PROBLEM STATEMENT
Here are the records. Write out exactly the lines between the one holding "Answer: -9311965/144 ≈ -64666." and the one holding "Answer: 355244401/1342 ≈ 2.6471e+5", inclusive.
————
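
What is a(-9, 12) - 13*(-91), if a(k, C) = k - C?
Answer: 1162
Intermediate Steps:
a(-9, 12) - 13*(-91) = (-9 - 1*12) - 13*(-91) = (-9 - 12) + 1183 = -21 + 1183 = 1162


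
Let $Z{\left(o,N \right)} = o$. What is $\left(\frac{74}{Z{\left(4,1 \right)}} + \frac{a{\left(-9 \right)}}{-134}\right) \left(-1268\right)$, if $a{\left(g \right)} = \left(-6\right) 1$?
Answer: $- \frac{1575490}{67} \approx -23515.0$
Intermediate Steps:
$a{\left(g \right)} = -6$
$\left(\frac{74}{Z{\left(4,1 \right)}} + \frac{a{\left(-9 \right)}}{-134}\right) \left(-1268\right) = \left(\frac{74}{4} - \frac{6}{-134}\right) \left(-1268\right) = \left(74 \cdot \frac{1}{4} - - \frac{3}{67}\right) \left(-1268\right) = \left(\frac{37}{2} + \frac{3}{67}\right) \left(-1268\right) = \frac{2485}{134} \left(-1268\right) = - \frac{1575490}{67}$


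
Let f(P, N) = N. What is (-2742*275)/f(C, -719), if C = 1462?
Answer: 754050/719 ≈ 1048.7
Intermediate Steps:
(-2742*275)/f(C, -719) = -2742*275/(-719) = -754050*(-1/719) = 754050/719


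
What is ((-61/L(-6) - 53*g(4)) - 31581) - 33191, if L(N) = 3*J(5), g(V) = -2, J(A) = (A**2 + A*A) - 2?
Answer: -9311965/144 ≈ -64666.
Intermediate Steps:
J(A) = -2 + 2*A**2 (J(A) = (A**2 + A**2) - 2 = 2*A**2 - 2 = -2 + 2*A**2)
L(N) = 144 (L(N) = 3*(-2 + 2*5**2) = 3*(-2 + 2*25) = 3*(-2 + 50) = 3*48 = 144)
((-61/L(-6) - 53*g(4)) - 31581) - 33191 = ((-61/144 - 53*(-2)) - 31581) - 33191 = ((-61*1/144 + 106) - 31581) - 33191 = ((-61/144 + 106) - 31581) - 33191 = (15203/144 - 31581) - 33191 = -4532461/144 - 33191 = -9311965/144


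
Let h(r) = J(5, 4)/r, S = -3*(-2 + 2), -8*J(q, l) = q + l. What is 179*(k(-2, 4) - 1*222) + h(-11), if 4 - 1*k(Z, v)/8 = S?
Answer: -2992871/88 ≈ -34010.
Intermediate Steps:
J(q, l) = -l/8 - q/8 (J(q, l) = -(q + l)/8 = -(l + q)/8 = -l/8 - q/8)
S = 0 (S = -3*0 = 0)
k(Z, v) = 32 (k(Z, v) = 32 - 8*0 = 32 + 0 = 32)
h(r) = -9/(8*r) (h(r) = (-⅛*4 - ⅛*5)/r = (-½ - 5/8)/r = -9/(8*r))
179*(k(-2, 4) - 1*222) + h(-11) = 179*(32 - 1*222) - 9/8/(-11) = 179*(32 - 222) - 9/8*(-1/11) = 179*(-190) + 9/88 = -34010 + 9/88 = -2992871/88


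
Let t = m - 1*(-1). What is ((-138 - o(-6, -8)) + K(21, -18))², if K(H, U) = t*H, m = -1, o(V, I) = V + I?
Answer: 15376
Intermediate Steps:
o(V, I) = I + V
t = 0 (t = -1 - 1*(-1) = -1 + 1 = 0)
K(H, U) = 0 (K(H, U) = 0*H = 0)
((-138 - o(-6, -8)) + K(21, -18))² = ((-138 - (-8 - 6)) + 0)² = ((-138 - 1*(-14)) + 0)² = ((-138 + 14) + 0)² = (-124 + 0)² = (-124)² = 15376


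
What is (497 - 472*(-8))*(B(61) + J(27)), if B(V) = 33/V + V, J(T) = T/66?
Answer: 355244401/1342 ≈ 2.6471e+5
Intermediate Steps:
J(T) = T/66 (J(T) = T*(1/66) = T/66)
B(V) = V + 33/V
(497 - 472*(-8))*(B(61) + J(27)) = (497 - 472*(-8))*((61 + 33/61) + (1/66)*27) = (497 + 3776)*((61 + 33*(1/61)) + 9/22) = 4273*((61 + 33/61) + 9/22) = 4273*(3754/61 + 9/22) = 4273*(83137/1342) = 355244401/1342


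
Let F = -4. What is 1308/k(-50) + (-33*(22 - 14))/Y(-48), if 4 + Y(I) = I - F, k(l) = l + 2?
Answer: -87/4 ≈ -21.750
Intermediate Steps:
k(l) = 2 + l
Y(I) = I (Y(I) = -4 + (I - 1*(-4)) = -4 + (I + 4) = -4 + (4 + I) = I)
1308/k(-50) + (-33*(22 - 14))/Y(-48) = 1308/(2 - 50) - 33*(22 - 14)/(-48) = 1308/(-48) - 33*8*(-1/48) = 1308*(-1/48) - 264*(-1/48) = -109/4 + 11/2 = -87/4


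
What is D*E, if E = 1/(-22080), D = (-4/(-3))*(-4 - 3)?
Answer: 7/16560 ≈ 0.00042271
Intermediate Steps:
D = -28/3 (D = -4*(-⅓)*(-7) = (4/3)*(-7) = -28/3 ≈ -9.3333)
E = -1/22080 ≈ -4.5290e-5
D*E = -28/3*(-1/22080) = 7/16560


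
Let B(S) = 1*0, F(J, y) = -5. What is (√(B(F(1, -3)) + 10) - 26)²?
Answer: (26 - √10)² ≈ 521.56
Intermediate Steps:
B(S) = 0
(√(B(F(1, -3)) + 10) - 26)² = (√(0 + 10) - 26)² = (√10 - 26)² = (-26 + √10)²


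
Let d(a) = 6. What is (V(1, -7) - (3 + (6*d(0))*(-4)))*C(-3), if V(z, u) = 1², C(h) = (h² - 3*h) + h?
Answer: 2130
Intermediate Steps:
C(h) = h² - 2*h
V(z, u) = 1
(V(1, -7) - (3 + (6*d(0))*(-4)))*C(-3) = (1 - (3 + (6*6)*(-4)))*(-3*(-2 - 3)) = (1 - (3 + 36*(-4)))*(-3*(-5)) = (1 - (3 - 144))*15 = (1 - 1*(-141))*15 = (1 + 141)*15 = 142*15 = 2130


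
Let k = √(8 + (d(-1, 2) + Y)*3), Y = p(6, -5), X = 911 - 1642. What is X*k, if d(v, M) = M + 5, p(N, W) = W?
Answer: -731*√14 ≈ -2735.2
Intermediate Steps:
X = -731
Y = -5
d(v, M) = 5 + M
k = √14 (k = √(8 + ((5 + 2) - 5)*3) = √(8 + (7 - 5)*3) = √(8 + 2*3) = √(8 + 6) = √14 ≈ 3.7417)
X*k = -731*√14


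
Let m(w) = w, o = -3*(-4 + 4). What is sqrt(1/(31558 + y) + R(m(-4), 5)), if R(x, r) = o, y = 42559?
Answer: sqrt(74117)/74117 ≈ 0.0036732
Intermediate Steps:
o = 0 (o = -3*0 = 0)
R(x, r) = 0
sqrt(1/(31558 + y) + R(m(-4), 5)) = sqrt(1/(31558 + 42559) + 0) = sqrt(1/74117 + 0) = sqrt(1/74117) = sqrt(74117)/74117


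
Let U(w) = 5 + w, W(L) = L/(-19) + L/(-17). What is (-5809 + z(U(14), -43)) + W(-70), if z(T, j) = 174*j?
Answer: -4290473/323 ≈ -13283.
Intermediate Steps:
W(L) = -36*L/323 (W(L) = L*(-1/19) + L*(-1/17) = -L/19 - L/17 = -36*L/323)
(-5809 + z(U(14), -43)) + W(-70) = (-5809 + 174*(-43)) - 36/323*(-70) = (-5809 - 7482) + 2520/323 = -13291 + 2520/323 = -4290473/323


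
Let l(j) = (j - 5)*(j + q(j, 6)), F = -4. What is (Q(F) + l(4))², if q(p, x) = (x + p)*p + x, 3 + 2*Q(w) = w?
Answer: 11449/4 ≈ 2862.3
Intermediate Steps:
Q(w) = -3/2 + w/2
q(p, x) = x + p*(p + x) (q(p, x) = (p + x)*p + x = p*(p + x) + x = x + p*(p + x))
l(j) = (-5 + j)*(6 + j² + 7*j) (l(j) = (j - 5)*(j + (6 + j² + j*6)) = (-5 + j)*(j + (6 + j² + 6*j)) = (-5 + j)*(6 + j² + 7*j))
(Q(F) + l(4))² = ((-3/2 + (½)*(-4)) + (-30 + 4³ - 29*4 + 2*4²))² = ((-3/2 - 2) + (-30 + 64 - 116 + 2*16))² = (-7/2 + (-30 + 64 - 116 + 32))² = (-7/2 - 50)² = (-107/2)² = 11449/4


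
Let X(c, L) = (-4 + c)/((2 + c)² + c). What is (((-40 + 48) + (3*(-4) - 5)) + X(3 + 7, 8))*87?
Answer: -60030/77 ≈ -779.61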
————
RESPONSE TO THIS TASK
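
Answer: -9311965/144 ≈ -64666.
Intermediate Steps:
J(A) = -2 + 2*A**2 (J(A) = (A**2 + A**2) - 2 = 2*A**2 - 2 = -2 + 2*A**2)
L(N) = 144 (L(N) = 3*(-2 + 2*5**2) = 3*(-2 + 2*25) = 3*(-2 + 50) = 3*48 = 144)
((-61/L(-6) - 53*g(4)) - 31581) - 33191 = ((-61/144 - 53*(-2)) - 31581) - 33191 = ((-61*1/144 + 106) - 31581) - 33191 = ((-61/144 + 106) - 31581) - 33191 = (15203/144 - 31581) - 33191 = -4532461/144 - 33191 = -9311965/144


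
Let h(r) = J(5, 4)/r, S = -3*(-2 + 2), -8*J(q, l) = q + l. What is 179*(k(-2, 4) - 1*222) + h(-11), if 4 - 1*k(Z, v)/8 = S?
Answer: -2992871/88 ≈ -34010.
Intermediate Steps:
J(q, l) = -l/8 - q/8 (J(q, l) = -(q + l)/8 = -(l + q)/8 = -l/8 - q/8)
S = 0 (S = -3*0 = 0)
k(Z, v) = 32 (k(Z, v) = 32 - 8*0 = 32 + 0 = 32)
h(r) = -9/(8*r) (h(r) = (-⅛*4 - ⅛*5)/r = (-½ - 5/8)/r = -9/(8*r))
179*(k(-2, 4) - 1*222) + h(-11) = 179*(32 - 1*222) - 9/8/(-11) = 179*(32 - 222) - 9/8*(-1/11) = 179*(-190) + 9/88 = -34010 + 9/88 = -2992871/88


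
Let t = m - 1*(-1). What is ((-138 - o(-6, -8)) + K(21, -18))², if K(H, U) = t*H, m = -1, o(V, I) = V + I?
Answer: 15376
Intermediate Steps:
o(V, I) = I + V
t = 0 (t = -1 - 1*(-1) = -1 + 1 = 0)
K(H, U) = 0 (K(H, U) = 0*H = 0)
((-138 - o(-6, -8)) + K(21, -18))² = ((-138 - (-8 - 6)) + 0)² = ((-138 - 1*(-14)) + 0)² = ((-138 + 14) + 0)² = (-124 + 0)² = (-124)² = 15376


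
What is (497 - 472*(-8))*(B(61) + J(27)), if B(V) = 33/V + V, J(T) = T/66?
Answer: 355244401/1342 ≈ 2.6471e+5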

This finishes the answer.